Stored data entries
=== Section Start ===
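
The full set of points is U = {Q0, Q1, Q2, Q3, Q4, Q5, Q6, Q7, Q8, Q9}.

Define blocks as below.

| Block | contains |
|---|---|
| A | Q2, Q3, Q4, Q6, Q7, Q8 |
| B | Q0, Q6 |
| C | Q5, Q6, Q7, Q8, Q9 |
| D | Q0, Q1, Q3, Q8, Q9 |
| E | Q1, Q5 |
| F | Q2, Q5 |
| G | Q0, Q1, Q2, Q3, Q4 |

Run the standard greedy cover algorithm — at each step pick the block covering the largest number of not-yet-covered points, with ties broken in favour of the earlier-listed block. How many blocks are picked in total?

Greedy: pick A (covers 6 new) → pick D (covers 3 new) → pick C (covers 1 new). Total picks: 3.
(The true minimum cover uses only 2 blocks, so greedy is not optimal here.)

3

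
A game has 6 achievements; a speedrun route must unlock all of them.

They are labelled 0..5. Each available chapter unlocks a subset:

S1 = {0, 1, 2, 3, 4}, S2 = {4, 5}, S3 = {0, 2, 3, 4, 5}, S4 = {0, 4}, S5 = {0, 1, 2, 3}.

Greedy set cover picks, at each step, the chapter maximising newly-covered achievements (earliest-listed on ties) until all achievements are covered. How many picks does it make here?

2

Greedy: pick S1 (covers 5 new) → pick S2 (covers 1 new). Total picks: 2.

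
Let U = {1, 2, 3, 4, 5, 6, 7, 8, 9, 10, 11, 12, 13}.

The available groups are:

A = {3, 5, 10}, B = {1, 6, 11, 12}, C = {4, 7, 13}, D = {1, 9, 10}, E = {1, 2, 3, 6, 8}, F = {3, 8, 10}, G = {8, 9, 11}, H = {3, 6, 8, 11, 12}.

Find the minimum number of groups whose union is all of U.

A and B and C and D and E together: A ∪ B ∪ C ∪ D ∪ E = {1, 2, 3, 4, 5, 6, 7, 8, 9, 10, 11, 12, 13} — every item is covered.
No 4 of the 8 groups cover everything (all 70 combinations miss at least one item), so 5 is optimal.

5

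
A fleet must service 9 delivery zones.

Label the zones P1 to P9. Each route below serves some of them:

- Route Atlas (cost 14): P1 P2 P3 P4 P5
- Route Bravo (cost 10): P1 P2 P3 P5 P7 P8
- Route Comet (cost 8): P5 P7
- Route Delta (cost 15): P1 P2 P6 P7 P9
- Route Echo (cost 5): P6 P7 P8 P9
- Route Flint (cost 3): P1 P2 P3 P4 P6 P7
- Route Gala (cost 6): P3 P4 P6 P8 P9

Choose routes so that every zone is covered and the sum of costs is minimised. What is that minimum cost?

16

Bravo, Gala together cover every zone (Bravo ∪ Gala = {P1, P2, P3, P4, P5, P6, P7, P8, P9}); total cost 10 + 6 = 16.
No covering selection has total cost below 16.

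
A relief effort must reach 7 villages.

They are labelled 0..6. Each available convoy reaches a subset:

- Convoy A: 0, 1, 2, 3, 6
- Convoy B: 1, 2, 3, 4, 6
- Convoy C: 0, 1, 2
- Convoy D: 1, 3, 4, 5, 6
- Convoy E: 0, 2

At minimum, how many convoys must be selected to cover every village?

2

Take {C, D}. Their union is {0, 1, 2, 3, 4, 5, 6}, which is all 7 villages.
No single convoy has all 7 villages (the largest, A, has 5), so 2 is optimal.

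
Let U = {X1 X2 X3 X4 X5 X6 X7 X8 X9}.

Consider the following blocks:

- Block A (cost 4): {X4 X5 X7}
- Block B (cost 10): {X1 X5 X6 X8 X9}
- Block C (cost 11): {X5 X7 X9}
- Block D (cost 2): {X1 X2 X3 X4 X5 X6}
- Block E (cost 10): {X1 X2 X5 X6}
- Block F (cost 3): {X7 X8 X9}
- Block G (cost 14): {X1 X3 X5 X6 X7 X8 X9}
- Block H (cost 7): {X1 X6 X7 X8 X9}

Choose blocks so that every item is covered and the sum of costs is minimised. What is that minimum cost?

5

D, F together cover every item (D ∪ F = {X1, X2, X3, X4, X5, X6, X7, X8, X9}); total cost 2 + 3 = 5.
No covering selection has total cost below 5.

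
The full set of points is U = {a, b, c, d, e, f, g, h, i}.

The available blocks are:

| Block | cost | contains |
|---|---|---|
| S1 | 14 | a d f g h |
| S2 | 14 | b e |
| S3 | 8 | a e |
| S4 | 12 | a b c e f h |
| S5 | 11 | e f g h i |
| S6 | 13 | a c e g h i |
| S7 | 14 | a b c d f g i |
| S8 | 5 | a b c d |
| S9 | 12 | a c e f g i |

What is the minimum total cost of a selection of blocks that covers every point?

16

S5, S8 together cover every point (S5 ∪ S8 = {a, b, c, d, e, f, g, h, i}); total cost 11 + 5 = 16.
No covering selection has total cost below 16.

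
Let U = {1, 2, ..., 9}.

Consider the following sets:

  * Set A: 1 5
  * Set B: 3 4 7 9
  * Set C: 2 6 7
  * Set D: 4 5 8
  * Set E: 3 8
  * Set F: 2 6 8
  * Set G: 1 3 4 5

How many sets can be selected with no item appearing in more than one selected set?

3

A, B, F are pairwise disjoint (A={1,5}; B={3,4,7,9}; F={2,6,8}).
Every remaining set overlaps one of these, and no 4 of the listed sets are pairwise disjoint, so 3 is the maximum.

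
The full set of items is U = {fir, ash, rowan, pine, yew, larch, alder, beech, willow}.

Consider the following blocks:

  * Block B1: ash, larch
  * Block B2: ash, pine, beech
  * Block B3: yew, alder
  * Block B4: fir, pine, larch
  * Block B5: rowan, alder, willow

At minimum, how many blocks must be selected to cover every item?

4

Take {B2, B3, B4, B5}. Their union is {fir, ash, rowan, pine, yew, larch, alder, beech, willow}, which is all 9 items.
Only B3 contains yew, so B3 is forced; the remaining 7 items need at least 3 more blocks (each remaining block adds at most 3) — so at least 4 blocks are needed, and 4 is optimal.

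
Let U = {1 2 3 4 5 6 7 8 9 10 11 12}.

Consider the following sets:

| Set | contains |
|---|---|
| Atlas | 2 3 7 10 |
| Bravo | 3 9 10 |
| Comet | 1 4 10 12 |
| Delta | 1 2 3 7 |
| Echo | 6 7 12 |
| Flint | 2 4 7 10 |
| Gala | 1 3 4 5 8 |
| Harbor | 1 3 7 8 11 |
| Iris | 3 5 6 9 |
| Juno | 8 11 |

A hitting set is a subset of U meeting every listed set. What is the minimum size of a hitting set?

H = {4, 7, 8, 9} meets every set (each contains at least one member of H), and |H| = 4.
No choice of 3 elements meets every set, so 4 is the minimum.

4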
=== Section End ===
[Description of the task] The records given above are to be repeated in full, exactly.

[Exercise response]
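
The full set of points is U = {Q0, Q1, Q2, Q3, Q4, Q5, Q6, Q7, Q8, Q9}.

Define blocks as below.

| Block | contains |
|---|---|
| A | Q2, Q3, Q4, Q6, Q7, Q8 |
| B | Q0, Q6 |
| C | Q5, Q6, Q7, Q8, Q9 |
| D | Q0, Q1, Q3, Q8, Q9 |
| E | Q1, Q5 |
| F | Q2, Q5 |
| G | Q0, Q1, Q2, Q3, Q4 |

Run the standard greedy cover algorithm — at each step pick the block covering the largest number of not-yet-covered points, with ties broken in favour of the earlier-listed block. How many blocks are picked in total?

Greedy: pick A (covers 6 new) → pick D (covers 3 new) → pick C (covers 1 new). Total picks: 3.
(The true minimum cover uses only 2 blocks, so greedy is not optimal here.)

3

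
A game has 6 achievements; a speedrun route must unlock all of them.

They are labelled 0..5. Each available chapter unlocks a subset:

S1 = {0, 1, 2, 3, 4}, S2 = {4, 5}, S3 = {0, 2, 3, 4, 5}, S4 = {0, 4}, S5 = {0, 1, 2, 3}.

Greedy set cover picks, at each step, the chapter maximising newly-covered achievements (earliest-listed on ties) until all achievements are covered. How many picks does it make here?

2

Greedy: pick S1 (covers 5 new) → pick S2 (covers 1 new). Total picks: 2.

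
Let U = {1, 2, 3, 4, 5, 6, 7, 8, 9, 10, 11, 12, 13}.

The available groups are:

A = {3, 5, 10}, B = {1, 6, 11, 12}, C = {4, 7, 13}, D = {1, 9, 10}, E = {1, 2, 3, 6, 8}, F = {3, 8, 10}, G = {8, 9, 11}, H = {3, 6, 8, 11, 12}.

Find the minimum number of groups whose union is all of U.

A and B and C and D and E together: A ∪ B ∪ C ∪ D ∪ E = {1, 2, 3, 4, 5, 6, 7, 8, 9, 10, 11, 12, 13} — every item is covered.
No 4 of the 8 groups cover everything (all 70 combinations miss at least one item), so 5 is optimal.

5

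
A fleet must service 9 delivery zones.

Label the zones P1 to P9. Each route below serves some of them:

- Route Atlas (cost 14): P1 P2 P3 P4 P5
- Route Bravo (cost 10): P1 P2 P3 P5 P7 P8
- Route Comet (cost 8): P5 P7
- Route Delta (cost 15): P1 P2 P6 P7 P9
- Route Echo (cost 5): P6 P7 P8 P9
- Route Flint (cost 3): P1 P2 P3 P4 P6 P7
- Route Gala (cost 6): P3 P4 P6 P8 P9

Choose routes so that every zone is covered and the sum of costs is minimised. What is that minimum cost?

16

Bravo, Gala together cover every zone (Bravo ∪ Gala = {P1, P2, P3, P4, P5, P6, P7, P8, P9}); total cost 10 + 6 = 16.
No covering selection has total cost below 16.

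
A relief effort must reach 7 villages.

They are labelled 0..6. Each available convoy reaches a subset:

- Convoy A: 0, 1, 2, 3, 6
- Convoy B: 1, 2, 3, 4, 6
- Convoy C: 0, 1, 2
- Convoy D: 1, 3, 4, 5, 6
- Convoy E: 0, 2

At minimum, how many convoys must be selected to cover every village?

2

Take {C, D}. Their union is {0, 1, 2, 3, 4, 5, 6}, which is all 7 villages.
No single convoy has all 7 villages (the largest, A, has 5), so 2 is optimal.

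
Let U = {X1 X2 X3 X4 X5 X6 X7 X8 X9}.

Consider the following blocks:

- Block A (cost 4): {X4 X5 X7}
- Block B (cost 10): {X1 X5 X6 X8 X9}
- Block C (cost 11): {X5 X7 X9}
- Block D (cost 2): {X1 X2 X3 X4 X5 X6}
- Block E (cost 10): {X1 X2 X5 X6}
- Block F (cost 3): {X7 X8 X9}
- Block G (cost 14): {X1 X3 X5 X6 X7 X8 X9}
- Block H (cost 7): {X1 X6 X7 X8 X9}

Choose blocks so that every item is covered and the sum of costs is minimised. What is that minimum cost?

5

D, F together cover every item (D ∪ F = {X1, X2, X3, X4, X5, X6, X7, X8, X9}); total cost 2 + 3 = 5.
No covering selection has total cost below 5.

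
The full set of points is U = {a, b, c, d, e, f, g, h, i}.

The available blocks are:

| Block | cost | contains |
|---|---|---|
| S1 | 14 | a d f g h |
| S2 | 14 | b e |
| S3 | 8 | a e |
| S4 | 12 | a b c e f h |
| S5 | 11 | e f g h i |
| S6 | 13 | a c e g h i |
| S7 | 14 | a b c d f g i |
| S8 | 5 | a b c d |
| S9 | 12 | a c e f g i |

What is the minimum total cost of a selection of blocks that covers every point?

16

S5, S8 together cover every point (S5 ∪ S8 = {a, b, c, d, e, f, g, h, i}); total cost 11 + 5 = 16.
No covering selection has total cost below 16.

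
Let U = {1, 2, ..., 9}.

Consider the following sets:

  * Set A: 1 5
  * Set B: 3 4 7 9
  * Set C: 2 6 7
  * Set D: 4 5 8
  * Set E: 3 8
  * Set F: 2 6 8
  * Set G: 1 3 4 5

How many sets can be selected with no item appearing in more than one selected set?

3

A, B, F are pairwise disjoint (A={1,5}; B={3,4,7,9}; F={2,6,8}).
Every remaining set overlaps one of these, and no 4 of the listed sets are pairwise disjoint, so 3 is the maximum.

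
The full set of items is U = {fir, ash, rowan, pine, yew, larch, alder, beech, willow}.

Consider the following blocks:

  * Block B1: ash, larch
  * Block B2: ash, pine, beech
  * Block B3: yew, alder
  * Block B4: fir, pine, larch
  * Block B5: rowan, alder, willow

At minimum, how many blocks must be selected to cover every item?

4

Take {B2, B3, B4, B5}. Their union is {fir, ash, rowan, pine, yew, larch, alder, beech, willow}, which is all 9 items.
Only B3 contains yew, so B3 is forced; the remaining 7 items need at least 3 more blocks (each remaining block adds at most 3) — so at least 4 blocks are needed, and 4 is optimal.

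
Let U = {1 2 3 4 5 6 7 8 9 10 11 12}.

Consider the following sets:

| Set | contains |
|---|---|
| Atlas | 2 3 7 10 |
| Bravo | 3 9 10 |
| Comet | 1 4 10 12 |
| Delta | 1 2 3 7 |
| Echo | 6 7 12 |
| Flint | 2 4 7 10 |
| Gala | 1 3 4 5 8 |
| Harbor | 1 3 7 8 11 |
| Iris | 3 5 6 9 |
| Juno | 8 11 |

A hitting set is a subset of U meeting every listed set. What is the minimum size of a hitting set?

H = {4, 7, 8, 9} meets every set (each contains at least one member of H), and |H| = 4.
No choice of 3 elements meets every set, so 4 is the minimum.

4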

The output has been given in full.